━━━━━ DATA EXTRACTS

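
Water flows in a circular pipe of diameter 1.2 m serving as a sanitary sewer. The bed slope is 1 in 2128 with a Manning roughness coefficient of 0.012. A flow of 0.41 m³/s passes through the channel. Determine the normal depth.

y_n = 0.563 m

Manning's equation rearranged: A R^(2/3) = nQ / (1·√S) = 0.012 × 0.41 / (√0.0004699) = 0.227.
At y = 0.656 m: A R^(2/3) = 0.2939 — too large.
At y = 0.563 m: A R^(2/3) = 0.2271 — matches.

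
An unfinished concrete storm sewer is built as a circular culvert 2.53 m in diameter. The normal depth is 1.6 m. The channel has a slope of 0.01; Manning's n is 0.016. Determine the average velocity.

V = 5.02 m/s

For a circular section of diameter D = 2.53 m at depth y = 1.6 m, the central angle is θ = 2 arccos(1 − 2y/D) = 3.678 rad. Then A = (D²/8)(θ − sin θ) = 3.351 m² and P = Dθ/2 = 4.652 m.
Hydraulic radius R = A/P = 3.351/4.652 = 0.7203 m.
From Manning's equation, V = (1/n) R^(2/3) S^(1/2) = (1/0.016) × 0.7203^(2/3) × 0.01^(1/2) = 5.02 m/s.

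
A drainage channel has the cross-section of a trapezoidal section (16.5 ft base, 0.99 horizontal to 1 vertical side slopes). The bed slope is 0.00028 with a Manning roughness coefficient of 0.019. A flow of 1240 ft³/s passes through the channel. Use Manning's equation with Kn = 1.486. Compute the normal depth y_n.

y_n = 10.5 ft

Manning's equation rearranged: A R^(2/3) = nQ / (1.486·√S) = 0.019 × 1240 / (1.486 × √0.00028) = 947.5.
At y = 7.51 ft: A R^(2/3) = 509.8 — low.
At y = 10.5 ft: A R^(2/3) = 946.1 — matches.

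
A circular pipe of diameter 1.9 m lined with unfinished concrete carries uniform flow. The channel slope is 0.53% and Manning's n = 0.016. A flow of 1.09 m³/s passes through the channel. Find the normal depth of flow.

y_n = 0.478 m

Manning's equation rearranged: A R^(2/3) = nQ / (1·√S) = 0.016 × 1.09 / (√0.0053) = 0.2396.
Try y = 0.533 m: A R^(2/3) = 0.2966 — over.
Try y = 0.478 m: A R^(2/3) = 0.2394 — matches.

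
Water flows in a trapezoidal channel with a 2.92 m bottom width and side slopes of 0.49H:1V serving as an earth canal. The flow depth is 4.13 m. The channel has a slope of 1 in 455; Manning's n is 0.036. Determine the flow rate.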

━━━━━━━━━━

Using the line that contains "A circular pipe of diameter 1.9" as the first, reproduce each line exactly through the last line of the listing.

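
A circular pipe of diameter 1.9 m lined with unfinished concrete carries uniform flow. The channel slope is 0.53% and Manning's n = 0.016. A flow of 1.09 m³/s passes through the channel. Find the normal depth of flow.

y_n = 0.478 m

Manning's equation rearranged: A R^(2/3) = nQ / (1·√S) = 0.016 × 1.09 / (√0.0053) = 0.2396.
Try y = 0.533 m: A R^(2/3) = 0.2966 — over.
Try y = 0.478 m: A R^(2/3) = 0.2394 — matches.

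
Water flows in a trapezoidal channel with a 2.92 m bottom width and side slopes of 0.49H:1V serving as an earth canal. The flow depth is 4.13 m. The channel has a slope of 1 in 455; Manning's n is 0.036. Determine the flow rate.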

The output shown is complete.